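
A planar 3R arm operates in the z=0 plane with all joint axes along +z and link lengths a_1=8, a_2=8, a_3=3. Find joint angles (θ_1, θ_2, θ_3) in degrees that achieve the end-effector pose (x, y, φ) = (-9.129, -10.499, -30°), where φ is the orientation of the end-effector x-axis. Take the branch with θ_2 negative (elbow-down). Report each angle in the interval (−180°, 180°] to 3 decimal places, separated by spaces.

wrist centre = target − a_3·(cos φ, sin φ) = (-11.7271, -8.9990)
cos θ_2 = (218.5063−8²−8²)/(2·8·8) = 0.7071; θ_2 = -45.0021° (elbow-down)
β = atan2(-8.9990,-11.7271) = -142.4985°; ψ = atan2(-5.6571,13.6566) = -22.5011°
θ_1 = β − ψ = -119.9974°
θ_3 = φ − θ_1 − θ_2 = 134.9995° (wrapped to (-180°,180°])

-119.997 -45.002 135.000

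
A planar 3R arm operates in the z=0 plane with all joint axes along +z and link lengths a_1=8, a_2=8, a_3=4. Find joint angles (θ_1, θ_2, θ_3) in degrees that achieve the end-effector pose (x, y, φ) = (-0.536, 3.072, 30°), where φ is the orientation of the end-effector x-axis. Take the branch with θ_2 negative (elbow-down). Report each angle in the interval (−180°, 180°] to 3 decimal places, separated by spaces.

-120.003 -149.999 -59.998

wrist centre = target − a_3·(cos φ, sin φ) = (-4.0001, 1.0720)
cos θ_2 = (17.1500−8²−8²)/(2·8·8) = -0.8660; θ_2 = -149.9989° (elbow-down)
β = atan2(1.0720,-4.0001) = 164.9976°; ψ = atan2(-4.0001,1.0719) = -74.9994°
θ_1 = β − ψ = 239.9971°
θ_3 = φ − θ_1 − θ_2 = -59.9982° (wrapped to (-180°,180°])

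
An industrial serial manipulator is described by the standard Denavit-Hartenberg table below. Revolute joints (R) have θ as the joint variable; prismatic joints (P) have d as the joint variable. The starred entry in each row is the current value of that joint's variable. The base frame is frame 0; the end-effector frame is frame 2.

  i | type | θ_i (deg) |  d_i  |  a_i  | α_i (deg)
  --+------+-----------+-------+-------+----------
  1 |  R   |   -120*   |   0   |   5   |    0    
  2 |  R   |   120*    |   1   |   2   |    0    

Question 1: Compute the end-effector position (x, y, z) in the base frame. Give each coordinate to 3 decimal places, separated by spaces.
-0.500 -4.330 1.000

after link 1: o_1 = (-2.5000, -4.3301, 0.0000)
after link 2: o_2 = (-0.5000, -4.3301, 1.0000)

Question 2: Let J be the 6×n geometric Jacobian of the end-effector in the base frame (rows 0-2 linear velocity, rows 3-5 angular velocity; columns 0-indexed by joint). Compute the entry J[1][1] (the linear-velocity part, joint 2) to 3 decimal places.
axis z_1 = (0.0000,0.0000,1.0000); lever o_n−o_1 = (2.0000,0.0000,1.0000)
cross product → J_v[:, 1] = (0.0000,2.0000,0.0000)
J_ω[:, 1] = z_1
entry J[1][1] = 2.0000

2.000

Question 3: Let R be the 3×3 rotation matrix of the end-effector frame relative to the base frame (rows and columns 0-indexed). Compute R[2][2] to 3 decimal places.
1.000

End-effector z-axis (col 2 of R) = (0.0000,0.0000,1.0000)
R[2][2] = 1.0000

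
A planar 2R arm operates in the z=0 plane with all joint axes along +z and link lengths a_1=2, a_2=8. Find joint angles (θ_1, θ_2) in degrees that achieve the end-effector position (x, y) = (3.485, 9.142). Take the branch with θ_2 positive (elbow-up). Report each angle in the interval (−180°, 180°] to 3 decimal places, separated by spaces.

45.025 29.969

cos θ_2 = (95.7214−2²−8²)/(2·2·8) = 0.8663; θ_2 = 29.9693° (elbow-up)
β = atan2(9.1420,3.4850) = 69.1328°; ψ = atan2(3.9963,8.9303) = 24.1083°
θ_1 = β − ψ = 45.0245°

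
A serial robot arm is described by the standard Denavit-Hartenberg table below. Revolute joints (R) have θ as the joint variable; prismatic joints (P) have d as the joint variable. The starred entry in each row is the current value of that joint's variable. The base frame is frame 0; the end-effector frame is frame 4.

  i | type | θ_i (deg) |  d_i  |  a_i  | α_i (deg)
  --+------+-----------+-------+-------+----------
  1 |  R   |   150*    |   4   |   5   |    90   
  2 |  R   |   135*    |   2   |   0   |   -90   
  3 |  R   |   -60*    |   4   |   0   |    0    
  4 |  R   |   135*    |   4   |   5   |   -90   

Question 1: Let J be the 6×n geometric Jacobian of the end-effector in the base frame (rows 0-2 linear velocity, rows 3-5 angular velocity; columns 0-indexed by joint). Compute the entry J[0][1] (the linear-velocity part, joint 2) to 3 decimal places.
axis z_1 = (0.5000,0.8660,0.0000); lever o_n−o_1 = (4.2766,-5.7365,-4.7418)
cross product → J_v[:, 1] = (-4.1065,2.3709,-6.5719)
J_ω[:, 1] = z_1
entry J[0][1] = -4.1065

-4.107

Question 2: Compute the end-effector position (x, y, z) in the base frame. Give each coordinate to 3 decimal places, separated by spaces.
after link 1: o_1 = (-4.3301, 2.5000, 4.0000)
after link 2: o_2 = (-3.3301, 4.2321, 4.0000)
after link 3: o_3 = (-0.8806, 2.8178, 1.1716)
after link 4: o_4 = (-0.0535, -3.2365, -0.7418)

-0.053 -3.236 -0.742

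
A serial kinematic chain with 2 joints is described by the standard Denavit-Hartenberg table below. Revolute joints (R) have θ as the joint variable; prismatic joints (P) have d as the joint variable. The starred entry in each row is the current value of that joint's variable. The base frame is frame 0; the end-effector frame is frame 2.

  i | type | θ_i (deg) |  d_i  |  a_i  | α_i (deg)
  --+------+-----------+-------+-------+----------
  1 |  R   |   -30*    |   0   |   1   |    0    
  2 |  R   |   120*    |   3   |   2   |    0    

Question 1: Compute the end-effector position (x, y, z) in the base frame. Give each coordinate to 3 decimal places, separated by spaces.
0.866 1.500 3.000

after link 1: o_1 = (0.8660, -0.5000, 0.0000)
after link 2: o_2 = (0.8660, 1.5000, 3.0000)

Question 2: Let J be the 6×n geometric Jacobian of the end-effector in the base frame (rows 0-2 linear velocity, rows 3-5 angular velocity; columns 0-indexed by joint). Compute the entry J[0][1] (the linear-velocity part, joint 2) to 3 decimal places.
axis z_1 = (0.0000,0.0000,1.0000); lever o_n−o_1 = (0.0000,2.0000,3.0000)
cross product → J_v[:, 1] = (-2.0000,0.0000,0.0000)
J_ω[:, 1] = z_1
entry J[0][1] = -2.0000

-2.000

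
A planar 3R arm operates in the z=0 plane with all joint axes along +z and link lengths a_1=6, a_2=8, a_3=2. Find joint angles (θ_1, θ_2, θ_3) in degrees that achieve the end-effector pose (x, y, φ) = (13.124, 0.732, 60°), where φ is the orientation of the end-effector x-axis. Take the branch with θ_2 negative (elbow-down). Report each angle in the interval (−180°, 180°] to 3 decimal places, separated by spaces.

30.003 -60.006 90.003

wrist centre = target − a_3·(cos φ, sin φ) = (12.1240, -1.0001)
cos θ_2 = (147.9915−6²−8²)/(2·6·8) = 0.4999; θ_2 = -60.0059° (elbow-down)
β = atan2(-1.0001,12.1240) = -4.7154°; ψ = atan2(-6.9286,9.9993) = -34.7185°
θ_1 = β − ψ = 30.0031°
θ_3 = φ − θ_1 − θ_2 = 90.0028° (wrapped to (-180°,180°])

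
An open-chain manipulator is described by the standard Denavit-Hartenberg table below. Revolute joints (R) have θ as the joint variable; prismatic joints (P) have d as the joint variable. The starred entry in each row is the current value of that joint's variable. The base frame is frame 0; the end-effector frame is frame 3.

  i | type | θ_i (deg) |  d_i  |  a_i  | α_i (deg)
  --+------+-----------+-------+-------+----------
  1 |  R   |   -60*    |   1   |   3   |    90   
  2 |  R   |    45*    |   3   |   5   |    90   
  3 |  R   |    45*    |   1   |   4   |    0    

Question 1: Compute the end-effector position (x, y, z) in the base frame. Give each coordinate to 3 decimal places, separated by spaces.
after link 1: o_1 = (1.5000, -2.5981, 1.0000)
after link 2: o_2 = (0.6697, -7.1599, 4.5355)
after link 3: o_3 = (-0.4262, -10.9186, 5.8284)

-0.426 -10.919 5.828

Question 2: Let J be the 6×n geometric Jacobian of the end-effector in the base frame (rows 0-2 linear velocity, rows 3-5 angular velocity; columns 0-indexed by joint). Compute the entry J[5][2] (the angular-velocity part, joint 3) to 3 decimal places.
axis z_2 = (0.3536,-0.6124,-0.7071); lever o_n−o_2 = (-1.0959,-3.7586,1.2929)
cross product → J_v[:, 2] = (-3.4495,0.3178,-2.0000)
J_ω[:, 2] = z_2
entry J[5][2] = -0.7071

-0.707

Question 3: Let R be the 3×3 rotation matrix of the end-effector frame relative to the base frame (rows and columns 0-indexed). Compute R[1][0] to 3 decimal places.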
§
- **Task description**: Output all lines from the beginning of the data up to the line holding "An industrial serial", that line included, exactly as written.

- **Response**:
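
A planar 3R arm operates in the z=0 plane with all joint axes along +z and link lengths a_1=8, a_2=8, a_3=3. Find joint angles (θ_1, θ_2, θ_3) in degrees that achieve the end-effector pose (x, y, φ) = (-9.129, -10.499, -30°), where φ is the orientation of the end-effector x-axis. Take the branch with θ_2 negative (elbow-down). Report each angle in the interval (−180°, 180°] to 3 decimal places, separated by spaces.

wrist centre = target − a_3·(cos φ, sin φ) = (-11.7271, -8.9990)
cos θ_2 = (218.5063−8²−8²)/(2·8·8) = 0.7071; θ_2 = -45.0021° (elbow-down)
β = atan2(-8.9990,-11.7271) = -142.4985°; ψ = atan2(-5.6571,13.6566) = -22.5011°
θ_1 = β − ψ = -119.9974°
θ_3 = φ − θ_1 − θ_2 = 134.9995° (wrapped to (-180°,180°])

-119.997 -45.002 135.000

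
A planar 3R arm operates in the z=0 plane with all joint axes along +z and link lengths a_1=8, a_2=8, a_3=4. Find joint angles (θ_1, θ_2, θ_3) in degrees that achieve the end-effector pose (x, y, φ) = (-0.536, 3.072, 30°), where φ is the orientation of the end-effector x-axis. Take the branch with θ_2 negative (elbow-down). Report each angle in the interval (−180°, 180°] to 3 decimal places, separated by spaces.

-120.003 -149.999 -59.998

wrist centre = target − a_3·(cos φ, sin φ) = (-4.0001, 1.0720)
cos θ_2 = (17.1500−8²−8²)/(2·8·8) = -0.8660; θ_2 = -149.9989° (elbow-down)
β = atan2(1.0720,-4.0001) = 164.9976°; ψ = atan2(-4.0001,1.0719) = -74.9994°
θ_1 = β − ψ = 239.9971°
θ_3 = φ − θ_1 − θ_2 = -59.9982° (wrapped to (-180°,180°])

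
An industrial serial manipulator is described by the standard Denavit-Hartenberg table below. Revolute joints (R) have θ as the joint variable; prismatic joints (P) have d as the joint variable. The starred entry in each row is the current value of that joint's variable. The base frame is frame 0; the end-effector frame is frame 2.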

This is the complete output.